Stored data entries
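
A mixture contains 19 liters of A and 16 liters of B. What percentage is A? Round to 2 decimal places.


Volume of A = 19 L
Volume of B = 16 L
Total volume = 19 + 16 = 35 L
Percentage of A = (19/35) * 100
= 54.29%

54.29


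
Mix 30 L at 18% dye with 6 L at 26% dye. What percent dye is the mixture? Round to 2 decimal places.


Solute in mixture 1 = 18% of 30 L = 30*18/100 = 27/5 L
Solute in mixture 2 = 26% of 6 L = 6*26/100 = 39/25 L
Total solute = 27/5 + 39/25 = 174/25 L
Total volume = 30 + 6 = 36 L
Final concentration = 174/25/36 * 100 = 19.33%

19.33


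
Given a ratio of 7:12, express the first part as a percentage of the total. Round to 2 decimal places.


Total parts = 7 + 12 = 19
First part fraction = 7/19
Percentage = (7/19) * 100
= 0.368421 * 100
= 36.84%

36.84


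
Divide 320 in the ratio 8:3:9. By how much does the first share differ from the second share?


Total parts = 8 + 3 + 9 = 20
Value per part = 320 / 20 = 16
Shares: 8*16=128, 3*16=48, 9*16=144
First share = 128, second share = 48
Difference = |128 - 48| = 80

80


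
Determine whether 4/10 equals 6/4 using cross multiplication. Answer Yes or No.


Cross multiply to check 4/10 = 6/4
Left cross product: 4 * 4 = 16
Right cross product: 10 * 6 = 60
16 != 60
Not equal, so proportions differ => No

No


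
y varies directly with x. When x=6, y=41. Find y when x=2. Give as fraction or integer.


Direct proportion: y = kx
Find k: k = 41/6 = 41/6
Compute y at x=2: y = 41/6 * 2
y = 41/3

41/3


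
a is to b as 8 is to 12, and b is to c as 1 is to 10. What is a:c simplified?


Given a:b = 8:12 and b:c = 1:10
Make b consistent. Multiply first ratio by 1: a:b = 8:12
Multiply second ratio by 12: b:c = 12:120
Now b = 12 in both, so a:b:c = 8:12:120
Therefore a:c = 8:120
Simplify by GCD: a:c = 1:15

1:15


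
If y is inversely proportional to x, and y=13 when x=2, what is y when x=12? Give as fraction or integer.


Inverse proportion: y = k/x
Find k: k = 2 * 13 = 26
Compute y at x=12: y = 26/12
y = 13/6

13/6


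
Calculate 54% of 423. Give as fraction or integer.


Compute 54% of 423
Convert percentage: 54% = 54/100
Multiply: 423 * 54/100
= 22842/100
= 11421/50

11421/50


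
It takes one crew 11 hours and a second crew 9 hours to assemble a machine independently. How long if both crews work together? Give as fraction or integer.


Rate of A = 1/11 job per hour
Rate of B = 1/9 job per hour
Combined rate = 1/11 + 1/9
Find common denominator: (9 + 11)/(11*9) = 20/99
Combined rate = 20/99 job per hour
Time together = 1 / (20/99) = 99/20 hours

99/20


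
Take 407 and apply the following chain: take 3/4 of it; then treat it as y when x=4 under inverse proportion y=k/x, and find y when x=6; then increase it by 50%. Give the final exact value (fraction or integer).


Start with 407.
Step 1: Take 3/4: 407 * 3/4 = 1221/4
Step 2: Inverse prop: k = (1221/4)*4; new y = k/6 = 1221/4*4/6 = 407/2
Step 3: Increase by 50%: 407/2 * 150/100 = 1221/4
Final result = 1221/4

1221/4


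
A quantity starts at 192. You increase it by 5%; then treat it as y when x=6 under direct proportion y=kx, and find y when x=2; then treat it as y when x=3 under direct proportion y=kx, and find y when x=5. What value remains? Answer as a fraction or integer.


Start with 192.
Step 1: Increase by 5%: 192 * 105/100 = 1008/5
Step 2: Direct prop: k = (1008/5)/6; new y = k*2 = 1008/5*2/6 = 336/5
Step 3: Direct prop: k = (336/5)/3; new y = k*5 = 336/5*5/3 = 112
Final result = 112

112


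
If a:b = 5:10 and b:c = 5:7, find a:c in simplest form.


Given a:b = 5:10 and b:c = 5:7
Make b consistent. Multiply first ratio by 5: a:b = 25:50
Multiply second ratio by 10: b:c = 50:70
Now b = 50 in both, so a:b:c = 25:50:70
Therefore a:c = 25:70
Simplify by GCD: a:c = 5:14

5:14


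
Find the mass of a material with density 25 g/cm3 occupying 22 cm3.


Using mass = density * volume
Density = 25 g/cm3
Volume = 22 cm3
Mass = 25 * 22
= 550 g

550


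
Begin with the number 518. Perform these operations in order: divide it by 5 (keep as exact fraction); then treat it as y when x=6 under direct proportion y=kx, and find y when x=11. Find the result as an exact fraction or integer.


Start with 518.
Step 1: Divide by 5: 518 / 5 = 518/5
Step 2: Direct prop: k = (518/5)/6; new y = k*11 = 518/5*11/6 = 2849/15
Final result = 2849/15

2849/15


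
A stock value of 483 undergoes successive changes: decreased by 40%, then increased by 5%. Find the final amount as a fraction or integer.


Start: 483
Step 1: decrease by 40% => multiply by 60/100
  483 * 60/100 = 1449/5
Step 2: increase by 5% => multiply by 105/100
  1449/5 * 105/100 = 30429/100
Final value = 30429/100

30429/100


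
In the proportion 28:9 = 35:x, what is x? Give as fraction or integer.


Setting up: 28/9 = 35/x
Cross multiply: 28 * x = 9 * 35
28x = 315
x = 315/28
x = 45/4

45/4


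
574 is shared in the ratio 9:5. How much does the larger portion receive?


Total parts = 9 + 5 = 14
Value per part = 574 / 14 = 41
First share = 9 * 41 = 369
Second share = 5 * 41 = 205
Larger share = 369

369


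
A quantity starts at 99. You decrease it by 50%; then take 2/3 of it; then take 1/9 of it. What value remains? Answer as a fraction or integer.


Start with 99.
Step 1: Decrease by 50%: 99 * 50/100 = 99/2
Step 2: Take 2/3: 99/2 * 2/3 = 33
Step 3: Take 1/9: 33 * 1/9 = 11/3
Final result = 11/3

11/3


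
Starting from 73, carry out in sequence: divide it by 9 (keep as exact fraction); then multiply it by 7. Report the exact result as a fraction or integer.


Start with 73.
Step 1: Divide by 9: 73 / 9 = 73/9
Step 2: Multiply by 7: 73/9 * 7 = 511/9
Final result = 511/9

511/9


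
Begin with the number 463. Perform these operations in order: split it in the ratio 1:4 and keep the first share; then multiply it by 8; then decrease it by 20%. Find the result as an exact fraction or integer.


Start with 463.
Step 1: Split 1:4, first share = 463 * 1/5 = 463/5
Step 2: Multiply by 8: 463/5 * 8 = 3704/5
Step 3: Decrease by 20%: 3704/5 * 80/100 = 14816/25
Final result = 14816/25

14816/25


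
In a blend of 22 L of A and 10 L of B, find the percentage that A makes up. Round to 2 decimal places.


Volume of A = 22 L
Volume of B = 10 L
Total volume = 22 + 10 = 32 L
Percentage of A = (22/32) * 100
= 68.75%

68.75


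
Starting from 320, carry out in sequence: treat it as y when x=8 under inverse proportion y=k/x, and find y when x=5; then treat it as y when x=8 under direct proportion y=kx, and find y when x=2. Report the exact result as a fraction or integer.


Start with 320.
Step 1: Inverse prop: k = (320)*8; new y = k/5 = 320*8/5 = 512
Step 2: Direct prop: k = (512)/8; new y = k*2 = 512*2/8 = 128
Final result = 128

128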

## EXERCISE DETAILS
Each record above needs to be set down again, word for word.

## OUTPUT
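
A mixture contains 19 liters of A and 16 liters of B. What percentage is A? Round to 2 decimal places.


Volume of A = 19 L
Volume of B = 16 L
Total volume = 19 + 16 = 35 L
Percentage of A = (19/35) * 100
= 54.29%

54.29


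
Mix 30 L at 18% dye with 6 L at 26% dye. What percent dye is the mixture? Round to 2 decimal places.


Solute in mixture 1 = 18% of 30 L = 30*18/100 = 27/5 L
Solute in mixture 2 = 26% of 6 L = 6*26/100 = 39/25 L
Total solute = 27/5 + 39/25 = 174/25 L
Total volume = 30 + 6 = 36 L
Final concentration = 174/25/36 * 100 = 19.33%

19.33


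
Given a ratio of 7:12, express the first part as a percentage of the total. Round to 2 decimal places.


Total parts = 7 + 12 = 19
First part fraction = 7/19
Percentage = (7/19) * 100
= 0.368421 * 100
= 36.84%

36.84


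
Divide 320 in the ratio 8:3:9. By how much does the first share differ from the second share?


Total parts = 8 + 3 + 9 = 20
Value per part = 320 / 20 = 16
Shares: 8*16=128, 3*16=48, 9*16=144
First share = 128, second share = 48
Difference = |128 - 48| = 80

80


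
Determine whether 4/10 equals 6/4 using cross multiplication. Answer Yes or No.


Cross multiply to check 4/10 = 6/4
Left cross product: 4 * 4 = 16
Right cross product: 10 * 6 = 60
16 != 60
Not equal, so proportions differ => No

No


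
y varies directly with x. When x=6, y=41. Find y when x=2. Give as fraction or integer.


Direct proportion: y = kx
Find k: k = 41/6 = 41/6
Compute y at x=2: y = 41/6 * 2
y = 41/3

41/3


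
a is to b as 8 is to 12, and b is to c as 1 is to 10. What is a:c simplified?


Given a:b = 8:12 and b:c = 1:10
Make b consistent. Multiply first ratio by 1: a:b = 8:12
Multiply second ratio by 12: b:c = 12:120
Now b = 12 in both, so a:b:c = 8:12:120
Therefore a:c = 8:120
Simplify by GCD: a:c = 1:15

1:15


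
If y is inversely proportional to x, and y=13 when x=2, what is y when x=12? Give as fraction or integer.


Inverse proportion: y = k/x
Find k: k = 2 * 13 = 26
Compute y at x=12: y = 26/12
y = 13/6

13/6


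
Calculate 54% of 423. Give as fraction or integer.


Compute 54% of 423
Convert percentage: 54% = 54/100
Multiply: 423 * 54/100
= 22842/100
= 11421/50

11421/50


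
It takes one crew 11 hours and a second crew 9 hours to assemble a machine independently. How long if both crews work together? Give as fraction or integer.


Rate of A = 1/11 job per hour
Rate of B = 1/9 job per hour
Combined rate = 1/11 + 1/9
Find common denominator: (9 + 11)/(11*9) = 20/99
Combined rate = 20/99 job per hour
Time together = 1 / (20/99) = 99/20 hours

99/20


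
Take 407 and apply the following chain: take 3/4 of it; then treat it as y when x=4 under inverse proportion y=k/x, and find y when x=6; then increase it by 50%. Give the final exact value (fraction or integer).


Start with 407.
Step 1: Take 3/4: 407 * 3/4 = 1221/4
Step 2: Inverse prop: k = (1221/4)*4; new y = k/6 = 1221/4*4/6 = 407/2
Step 3: Increase by 50%: 407/2 * 150/100 = 1221/4
Final result = 1221/4

1221/4


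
A quantity starts at 192. You increase it by 5%; then treat it as y when x=6 under direct proportion y=kx, and find y when x=2; then treat it as y when x=3 under direct proportion y=kx, and find y when x=5. What value remains? Answer as a fraction or integer.


Start with 192.
Step 1: Increase by 5%: 192 * 105/100 = 1008/5
Step 2: Direct prop: k = (1008/5)/6; new y = k*2 = 1008/5*2/6 = 336/5
Step 3: Direct prop: k = (336/5)/3; new y = k*5 = 336/5*5/3 = 112
Final result = 112

112


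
If a:b = 5:10 and b:c = 5:7, find a:c in simplest form.


Given a:b = 5:10 and b:c = 5:7
Make b consistent. Multiply first ratio by 5: a:b = 25:50
Multiply second ratio by 10: b:c = 50:70
Now b = 50 in both, so a:b:c = 25:50:70
Therefore a:c = 25:70
Simplify by GCD: a:c = 5:14

5:14


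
Find the mass of a material with density 25 g/cm3 occupying 22 cm3.


Using mass = density * volume
Density = 25 g/cm3
Volume = 22 cm3
Mass = 25 * 22
= 550 g

550


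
Begin with the number 518. Perform these operations in order: divide it by 5 (keep as exact fraction); then treat it as y when x=6 under direct proportion y=kx, and find y when x=11. Find the result as an exact fraction or integer.


Start with 518.
Step 1: Divide by 5: 518 / 5 = 518/5
Step 2: Direct prop: k = (518/5)/6; new y = k*11 = 518/5*11/6 = 2849/15
Final result = 2849/15

2849/15


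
A stock value of 483 undergoes successive changes: decreased by 40%, then increased by 5%. Find the final amount as a fraction or integer.


Start: 483
Step 1: decrease by 40% => multiply by 60/100
  483 * 60/100 = 1449/5
Step 2: increase by 5% => multiply by 105/100
  1449/5 * 105/100 = 30429/100
Final value = 30429/100

30429/100


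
In the proportion 28:9 = 35:x, what is x? Give as fraction or integer.


Setting up: 28/9 = 35/x
Cross multiply: 28 * x = 9 * 35
28x = 315
x = 315/28
x = 45/4

45/4


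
574 is shared in the ratio 9:5. How much does the larger portion receive?


Total parts = 9 + 5 = 14
Value per part = 574 / 14 = 41
First share = 9 * 41 = 369
Second share = 5 * 41 = 205
Larger share = 369

369


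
A quantity starts at 99. You decrease it by 50%; then take 2/3 of it; then take 1/9 of it. What value remains? Answer as a fraction or integer.


Start with 99.
Step 1: Decrease by 50%: 99 * 50/100 = 99/2
Step 2: Take 2/3: 99/2 * 2/3 = 33
Step 3: Take 1/9: 33 * 1/9 = 11/3
Final result = 11/3

11/3


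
Starting from 73, carry out in sequence: divide it by 9 (keep as exact fraction); then multiply it by 7. Report the exact result as a fraction or integer.


Start with 73.
Step 1: Divide by 9: 73 / 9 = 73/9
Step 2: Multiply by 7: 73/9 * 7 = 511/9
Final result = 511/9

511/9


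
Begin with the number 463. Perform these operations in order: split it in the ratio 1:4 and keep the first share; then multiply it by 8; then decrease it by 20%. Find the result as an exact fraction or integer.


Start with 463.
Step 1: Split 1:4, first share = 463 * 1/5 = 463/5
Step 2: Multiply by 8: 463/5 * 8 = 3704/5
Step 3: Decrease by 20%: 3704/5 * 80/100 = 14816/25
Final result = 14816/25

14816/25


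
In a blend of 22 L of A and 10 L of B, find the percentage that A makes up. Round to 2 decimal places.


Volume of A = 22 L
Volume of B = 10 L
Total volume = 22 + 10 = 32 L
Percentage of A = (22/32) * 100
= 68.75%

68.75


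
Starting from 320, carry out in sequence: treat it as y when x=8 under inverse proportion y=k/x, and find y when x=5; then treat it as y when x=8 under direct proportion y=kx, and find y when x=2. Report the exact result as a fraction or integer.


Start with 320.
Step 1: Inverse prop: k = (320)*8; new y = k/5 = 320*8/5 = 512
Step 2: Direct prop: k = (512)/8; new y = k*2 = 512*2/8 = 128
Final result = 128

128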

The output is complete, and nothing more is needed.